(Stored items)

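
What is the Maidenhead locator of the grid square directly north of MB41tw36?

MB41tw37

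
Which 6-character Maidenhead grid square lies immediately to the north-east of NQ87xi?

NQ97aj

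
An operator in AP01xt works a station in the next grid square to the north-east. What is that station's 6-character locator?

Longitude subsquare x = 23; +1 → 24, wraps to 0 = a, carry into square.
Longitude square 0; +1 → 1.
Latitude subsquare t = 19; +1 → 20 = u.

AP11au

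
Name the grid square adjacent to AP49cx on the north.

AQ40ca

Latitude subsquare x = 23; +1 → 24, wraps to 0 = a, carry into square.
Latitude square 9; +1 → 10, wraps to 0, carry into field.
Latitude field P = 15; +1 → 16 = Q.
The longitude characters are unchanged.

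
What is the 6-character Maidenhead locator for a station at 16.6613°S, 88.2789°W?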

* _WHAT IS EXPECTED_: All of the entries should be written out again exactly.

* _WRITTEN RESPONSE_:
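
What is the Maidenhead locator of the grid square directly north of MB41tw36?

MB41tw37

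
Which 6-character Maidenhead grid square lies immediately to the north-east of NQ87xi?

NQ97aj

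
An operator in AP01xt works a station in the next grid square to the north-east. What is that station's 6-character locator?

Longitude subsquare x = 23; +1 → 24, wraps to 0 = a, carry into square.
Longitude square 0; +1 → 1.
Latitude subsquare t = 19; +1 → 20 = u.

AP11au

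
Name the grid square adjacent to AP49cx on the north.

AQ40ca

Latitude subsquare x = 23; +1 → 24, wraps to 0 = a, carry into square.
Latitude square 9; +1 → 10, wraps to 0, carry into field.
Latitude field P = 15; +1 → 16 = Q.
The longitude characters are unchanged.

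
What is the 6-character Maidenhead locator for a station at 16.6613°S, 88.2789°W?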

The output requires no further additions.